What you need to do:
Print the data below exactly, but only the lines from the one containing "Two field sites" down to the one containing "CS-89 (core sample", inclusive.

----------

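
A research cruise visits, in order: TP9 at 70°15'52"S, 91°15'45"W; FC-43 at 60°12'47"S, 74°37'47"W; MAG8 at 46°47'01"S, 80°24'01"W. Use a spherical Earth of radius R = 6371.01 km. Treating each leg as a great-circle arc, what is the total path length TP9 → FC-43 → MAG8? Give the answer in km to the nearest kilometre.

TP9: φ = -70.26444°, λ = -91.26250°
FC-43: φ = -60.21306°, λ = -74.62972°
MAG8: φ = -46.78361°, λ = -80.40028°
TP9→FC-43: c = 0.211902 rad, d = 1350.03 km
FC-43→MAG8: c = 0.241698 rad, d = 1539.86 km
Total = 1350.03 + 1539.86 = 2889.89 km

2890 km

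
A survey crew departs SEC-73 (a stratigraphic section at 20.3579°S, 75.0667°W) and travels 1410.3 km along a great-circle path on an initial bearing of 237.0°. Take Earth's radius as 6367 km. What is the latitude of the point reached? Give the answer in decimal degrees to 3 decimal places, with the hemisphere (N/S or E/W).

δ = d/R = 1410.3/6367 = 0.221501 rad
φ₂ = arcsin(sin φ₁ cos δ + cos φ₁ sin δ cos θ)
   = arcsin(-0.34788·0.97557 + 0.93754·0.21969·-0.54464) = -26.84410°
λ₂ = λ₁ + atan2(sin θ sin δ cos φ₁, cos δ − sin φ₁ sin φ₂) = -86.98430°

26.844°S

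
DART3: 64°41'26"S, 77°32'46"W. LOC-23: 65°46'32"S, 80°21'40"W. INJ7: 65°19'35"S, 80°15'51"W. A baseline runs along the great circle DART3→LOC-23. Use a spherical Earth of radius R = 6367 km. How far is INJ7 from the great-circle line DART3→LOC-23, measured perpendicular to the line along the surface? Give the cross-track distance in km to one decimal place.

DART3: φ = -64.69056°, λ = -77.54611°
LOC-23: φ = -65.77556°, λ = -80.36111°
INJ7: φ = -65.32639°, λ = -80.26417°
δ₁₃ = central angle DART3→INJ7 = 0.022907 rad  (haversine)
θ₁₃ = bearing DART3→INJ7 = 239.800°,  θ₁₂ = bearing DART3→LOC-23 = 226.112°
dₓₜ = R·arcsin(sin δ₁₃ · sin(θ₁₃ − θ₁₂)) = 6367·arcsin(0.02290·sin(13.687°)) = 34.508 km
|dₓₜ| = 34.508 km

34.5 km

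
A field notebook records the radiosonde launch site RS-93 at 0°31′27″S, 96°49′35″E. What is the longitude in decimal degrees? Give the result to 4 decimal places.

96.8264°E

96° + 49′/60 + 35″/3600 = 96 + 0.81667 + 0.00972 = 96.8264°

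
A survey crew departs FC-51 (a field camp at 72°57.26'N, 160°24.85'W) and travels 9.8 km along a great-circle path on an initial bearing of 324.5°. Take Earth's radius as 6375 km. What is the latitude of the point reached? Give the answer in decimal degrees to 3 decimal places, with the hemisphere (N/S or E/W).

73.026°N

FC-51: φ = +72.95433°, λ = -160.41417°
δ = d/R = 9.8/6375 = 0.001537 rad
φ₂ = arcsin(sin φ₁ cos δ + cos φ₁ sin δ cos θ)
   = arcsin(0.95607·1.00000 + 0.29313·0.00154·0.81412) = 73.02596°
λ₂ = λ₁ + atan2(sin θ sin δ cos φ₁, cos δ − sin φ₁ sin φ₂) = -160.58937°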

----------

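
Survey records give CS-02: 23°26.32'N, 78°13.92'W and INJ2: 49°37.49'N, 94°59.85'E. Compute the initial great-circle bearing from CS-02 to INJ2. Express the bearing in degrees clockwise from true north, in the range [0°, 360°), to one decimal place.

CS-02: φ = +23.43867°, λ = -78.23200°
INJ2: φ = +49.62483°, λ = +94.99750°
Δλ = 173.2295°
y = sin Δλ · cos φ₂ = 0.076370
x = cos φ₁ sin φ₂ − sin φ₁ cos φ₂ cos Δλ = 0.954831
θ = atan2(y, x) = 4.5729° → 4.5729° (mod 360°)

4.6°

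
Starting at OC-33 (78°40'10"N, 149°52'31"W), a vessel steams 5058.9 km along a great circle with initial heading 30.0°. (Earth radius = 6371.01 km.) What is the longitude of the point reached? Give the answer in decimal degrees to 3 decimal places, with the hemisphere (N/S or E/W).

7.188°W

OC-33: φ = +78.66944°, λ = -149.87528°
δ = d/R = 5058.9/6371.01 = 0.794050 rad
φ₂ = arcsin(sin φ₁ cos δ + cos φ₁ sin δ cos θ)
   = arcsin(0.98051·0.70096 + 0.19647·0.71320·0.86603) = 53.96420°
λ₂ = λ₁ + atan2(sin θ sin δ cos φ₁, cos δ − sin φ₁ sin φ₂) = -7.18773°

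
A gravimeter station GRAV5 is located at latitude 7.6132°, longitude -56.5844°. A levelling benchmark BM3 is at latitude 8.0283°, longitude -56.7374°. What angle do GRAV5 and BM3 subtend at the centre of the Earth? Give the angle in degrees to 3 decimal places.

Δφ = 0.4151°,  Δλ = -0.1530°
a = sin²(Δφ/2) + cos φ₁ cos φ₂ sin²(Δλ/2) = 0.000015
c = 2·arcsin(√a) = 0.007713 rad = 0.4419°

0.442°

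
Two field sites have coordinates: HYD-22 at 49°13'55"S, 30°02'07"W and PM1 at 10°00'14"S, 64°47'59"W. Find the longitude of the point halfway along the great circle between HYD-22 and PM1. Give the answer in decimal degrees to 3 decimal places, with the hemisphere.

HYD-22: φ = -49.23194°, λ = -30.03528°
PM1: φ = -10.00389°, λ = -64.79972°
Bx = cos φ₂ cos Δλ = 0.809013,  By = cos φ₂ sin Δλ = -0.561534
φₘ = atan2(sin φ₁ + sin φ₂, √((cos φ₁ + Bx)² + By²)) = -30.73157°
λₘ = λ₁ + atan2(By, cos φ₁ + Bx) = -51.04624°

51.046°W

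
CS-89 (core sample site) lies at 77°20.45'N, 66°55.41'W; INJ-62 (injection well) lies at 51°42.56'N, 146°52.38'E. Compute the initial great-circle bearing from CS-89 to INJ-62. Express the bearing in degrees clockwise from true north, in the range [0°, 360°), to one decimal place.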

----------

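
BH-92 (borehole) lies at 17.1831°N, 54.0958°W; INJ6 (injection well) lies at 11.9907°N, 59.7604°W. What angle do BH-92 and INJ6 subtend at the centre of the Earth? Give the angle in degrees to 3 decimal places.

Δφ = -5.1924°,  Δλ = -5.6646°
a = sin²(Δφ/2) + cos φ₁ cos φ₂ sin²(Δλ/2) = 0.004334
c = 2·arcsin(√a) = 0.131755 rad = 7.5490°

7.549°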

----------

Exercise response:
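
Two field sites have coordinates: HYD-22 at 49°13'55"S, 30°02'07"W and PM1 at 10°00'14"S, 64°47'59"W. Find the longitude of the point halfway along the great circle between HYD-22 and PM1. Give the answer in decimal degrees to 3 decimal places, with the hemisphere.

HYD-22: φ = -49.23194°, λ = -30.03528°
PM1: φ = -10.00389°, λ = -64.79972°
Bx = cos φ₂ cos Δλ = 0.809013,  By = cos φ₂ sin Δλ = -0.561534
φₘ = atan2(sin φ₁ + sin φ₂, √((cos φ₁ + Bx)² + By²)) = -30.73157°
λₘ = λ₁ + atan2(By, cos φ₁ + Bx) = -51.04624°

51.046°W

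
CS-89 (core sample site) lies at 77°20.45'N, 66°55.41'W; INJ-62 (injection well) lies at 51°42.56'N, 146°52.38'E. Compute the initial great-circle bearing from CS-89 to INJ-62. Express the bearing in degrees clockwise from true north, in the range [0°, 360°), to one decimal place.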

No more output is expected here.